- PROBLEM:
Each line from the one that contains "An annuity-due pays" through the end of the entries should be repeated exactly, with nothing added.

- - - - -

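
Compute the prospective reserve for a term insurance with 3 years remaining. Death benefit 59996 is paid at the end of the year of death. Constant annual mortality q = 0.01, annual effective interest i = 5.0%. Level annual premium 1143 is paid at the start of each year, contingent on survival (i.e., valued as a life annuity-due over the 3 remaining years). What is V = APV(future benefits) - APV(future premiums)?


v = 1/(1+i) = 0.952381
APV(future benefits) per unit = sum_{k=0}^{2} k_p_x * q * v^(k+1) = 0.02697
APV(future benefits) = 59996 * 0.02697 = 1618.0845
Life annuity-due factor ä_{x:3} = sum_{k=0}^{2} k_p_x * v^k = 2.831837
APV(future premiums) = 1143 * 2.831837 = 3236.7894
V = 1618.0845 - 3236.7894
= -1618.7048


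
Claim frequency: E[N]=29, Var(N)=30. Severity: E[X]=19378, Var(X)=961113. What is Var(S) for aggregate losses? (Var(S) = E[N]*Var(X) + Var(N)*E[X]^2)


Var(S) = E[N]*Var(X) + Var(N)*E[X]^2
= 29*961113 + 30*19378^2
= 27872277 + 11265206520
= 1.1293e+10


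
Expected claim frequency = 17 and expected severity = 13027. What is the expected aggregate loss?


E[S] = E[N] * E[X]
= 17 * 13027
= 221459


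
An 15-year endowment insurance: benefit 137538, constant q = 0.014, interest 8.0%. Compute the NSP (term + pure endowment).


Term component = 15257.7708
Pure endowment = 15_p_x * v^15 * benefit = 0.809382 * 0.315242 * 137538 = 35092.9677
NSP = 50350.7385


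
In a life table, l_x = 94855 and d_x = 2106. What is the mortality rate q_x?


q_x = d_x / l_x
= 2106 / 94855
= 0.0222


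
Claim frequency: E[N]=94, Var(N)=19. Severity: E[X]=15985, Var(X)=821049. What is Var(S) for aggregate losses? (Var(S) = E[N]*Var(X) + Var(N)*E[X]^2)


Var(S) = E[N]*Var(X) + Var(N)*E[X]^2
= 94*821049 + 19*15985^2
= 77178606 + 4854884275
= 4.9321e+09


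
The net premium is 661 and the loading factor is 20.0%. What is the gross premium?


Gross = net * (1 + loading)
= 661 * (1 + 0.2)
= 661 * 1.2
= 793.2


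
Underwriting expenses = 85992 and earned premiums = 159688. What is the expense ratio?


Expense ratio = expenses / premiums
= 85992 / 159688
= 0.5385


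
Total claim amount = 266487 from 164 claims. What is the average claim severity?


severity = total / number
= 266487 / 164
= 1624.9207


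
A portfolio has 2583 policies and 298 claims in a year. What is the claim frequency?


frequency = claims / policies
= 298 / 2583
= 0.1154


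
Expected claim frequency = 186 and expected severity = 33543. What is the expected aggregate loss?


E[S] = E[N] * E[X]
= 186 * 33543
= 6.2390e+06


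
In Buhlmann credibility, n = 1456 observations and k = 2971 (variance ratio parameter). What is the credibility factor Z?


Z = n / (n + k)
= 1456 / (1456 + 2971)
= 1456 / 4427
= 0.3289


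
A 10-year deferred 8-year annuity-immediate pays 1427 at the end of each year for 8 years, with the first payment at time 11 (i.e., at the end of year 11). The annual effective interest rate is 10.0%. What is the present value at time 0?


PV at time 10 of the 8-year annuity-immediate:
a_n = 1427 * (1-(1+0.1)^(-8))/0.1 = 7612.9397
Discount back 10 years to time 0:
PV = 7612.9397 * (1+0.1)^(-10)
= 7612.9397 * 0.385543
= 2935.1178


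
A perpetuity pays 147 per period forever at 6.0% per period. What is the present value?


PV = PMT / i
= 147 / 0.06
= 2450.0


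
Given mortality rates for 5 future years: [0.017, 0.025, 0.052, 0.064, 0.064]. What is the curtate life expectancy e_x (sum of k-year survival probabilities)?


e_x = sum_{k=1}^{n} k_p_x
k_p_x values:
  1_p_x = 0.983
  2_p_x = 0.958425
  3_p_x = 0.908587
  4_p_x = 0.850437
  5_p_x = 0.796009
e_x = 4.4965


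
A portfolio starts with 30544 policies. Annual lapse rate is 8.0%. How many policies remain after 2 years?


remaining = initial * (1 - lapse)^years
= 30544 * (1 - 0.08)^2
= 30544 * 0.8464
= 25852.4416


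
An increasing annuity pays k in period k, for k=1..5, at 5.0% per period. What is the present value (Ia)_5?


(Ia)_n = sum_{k=1}^{n} k * v^k, v = 1/(1+i)
v = 0.952381
Sum computed term by term:
(Ia)_5 = 12.5664


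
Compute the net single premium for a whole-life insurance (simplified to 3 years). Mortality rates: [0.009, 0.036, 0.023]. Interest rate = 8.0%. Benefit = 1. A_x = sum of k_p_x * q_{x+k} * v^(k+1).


v = 0.925926
Year 0: k_p_x=1.0, q=0.009, term=0.008333
Year 1: k_p_x=0.991, q=0.036, term=0.030586
Year 2: k_p_x=0.955324, q=0.023, term=0.017442
A_x = 0.0564


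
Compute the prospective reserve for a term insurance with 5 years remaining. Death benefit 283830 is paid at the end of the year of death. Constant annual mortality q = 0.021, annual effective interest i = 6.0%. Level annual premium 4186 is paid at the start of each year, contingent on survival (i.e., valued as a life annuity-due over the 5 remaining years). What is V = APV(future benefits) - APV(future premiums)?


v = 1/(1+i) = 0.943396
APV(future benefits) per unit = sum_{k=0}^{4} k_p_x * q * v^(k+1) = 0.085031
APV(future benefits) = 283830 * 0.085031 = 24134.3703
Life annuity-due factor ä_{x:5} = sum_{k=0}^{4} k_p_x * v^k = 4.292045
APV(future premiums) = 4186 * 4.292045 = 17966.4994
V = 24134.3703 - 17966.4994
= 6167.8708


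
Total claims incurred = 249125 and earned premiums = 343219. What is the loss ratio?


Loss ratio = claims / premiums
= 249125 / 343219
= 0.7258


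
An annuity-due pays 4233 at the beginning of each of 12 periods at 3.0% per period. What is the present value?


PV_due = PMT * (1-(1+i)^(-n))/i * (1+i)
PV_immediate = 42135.2989
PV_due = 42135.2989 * 1.03
= 43399.3579


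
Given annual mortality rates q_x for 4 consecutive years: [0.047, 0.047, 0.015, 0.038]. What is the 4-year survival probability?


p_k = 1 - q_k for each year
Survival = product of (1 - q_k)
= 0.953 * 0.953 * 0.985 * 0.962
= 0.8606


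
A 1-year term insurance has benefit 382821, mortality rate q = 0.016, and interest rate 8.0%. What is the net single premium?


NSP = benefit * q * v
v = 1/(1+i) = 0.925926
NSP = 382821 * 0.016 * 0.925926
= 5671.4222


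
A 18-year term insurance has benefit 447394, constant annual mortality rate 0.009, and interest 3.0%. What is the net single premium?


NSP = benefit * sum_{k=0}^{n-1} k_p_x * q * v^(k+1)
With constant q=0.009, v=0.970874
Sum = 0.115574
NSP = 447394 * 0.115574
= 51707.2163


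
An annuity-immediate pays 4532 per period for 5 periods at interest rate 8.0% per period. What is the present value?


PV = PMT * (1 - (1+i)^(-n)) / i
= 4532 * (1 - (1+0.08)^(-5)) / 0.08
= 4532 * (1 - 0.680583) / 0.08
= 4532 * 3.99271
= 18094.9619


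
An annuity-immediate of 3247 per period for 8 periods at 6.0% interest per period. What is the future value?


FV = PMT * ((1+i)^n - 1) / i
= 3247 * ((1.06)^8 - 1) / 0.06
= 3247 * (1.593848 - 1) / 0.06
= 32137.0783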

- - - - -

- PROBLEM SOLUTION:
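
An annuity-due pays 4233 at the beginning of each of 12 periods at 3.0% per period. What is the present value?


PV_due = PMT * (1-(1+i)^(-n))/i * (1+i)
PV_immediate = 42135.2989
PV_due = 42135.2989 * 1.03
= 43399.3579


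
Given annual mortality rates q_x for 4 consecutive years: [0.047, 0.047, 0.015, 0.038]. What is the 4-year survival probability?


p_k = 1 - q_k for each year
Survival = product of (1 - q_k)
= 0.953 * 0.953 * 0.985 * 0.962
= 0.8606


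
A 1-year term insurance has benefit 382821, mortality rate q = 0.016, and interest rate 8.0%. What is the net single premium?


NSP = benefit * q * v
v = 1/(1+i) = 0.925926
NSP = 382821 * 0.016 * 0.925926
= 5671.4222


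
A 18-year term insurance has benefit 447394, constant annual mortality rate 0.009, and interest 3.0%. What is the net single premium?


NSP = benefit * sum_{k=0}^{n-1} k_p_x * q * v^(k+1)
With constant q=0.009, v=0.970874
Sum = 0.115574
NSP = 447394 * 0.115574
= 51707.2163


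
An annuity-immediate pays 4532 per period for 5 periods at interest rate 8.0% per period. What is the present value?


PV = PMT * (1 - (1+i)^(-n)) / i
= 4532 * (1 - (1+0.08)^(-5)) / 0.08
= 4532 * (1 - 0.680583) / 0.08
= 4532 * 3.99271
= 18094.9619


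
An annuity-immediate of 3247 per period for 8 periods at 6.0% interest per period. What is the future value?


FV = PMT * ((1+i)^n - 1) / i
= 3247 * ((1.06)^8 - 1) / 0.06
= 3247 * (1.593848 - 1) / 0.06
= 32137.0783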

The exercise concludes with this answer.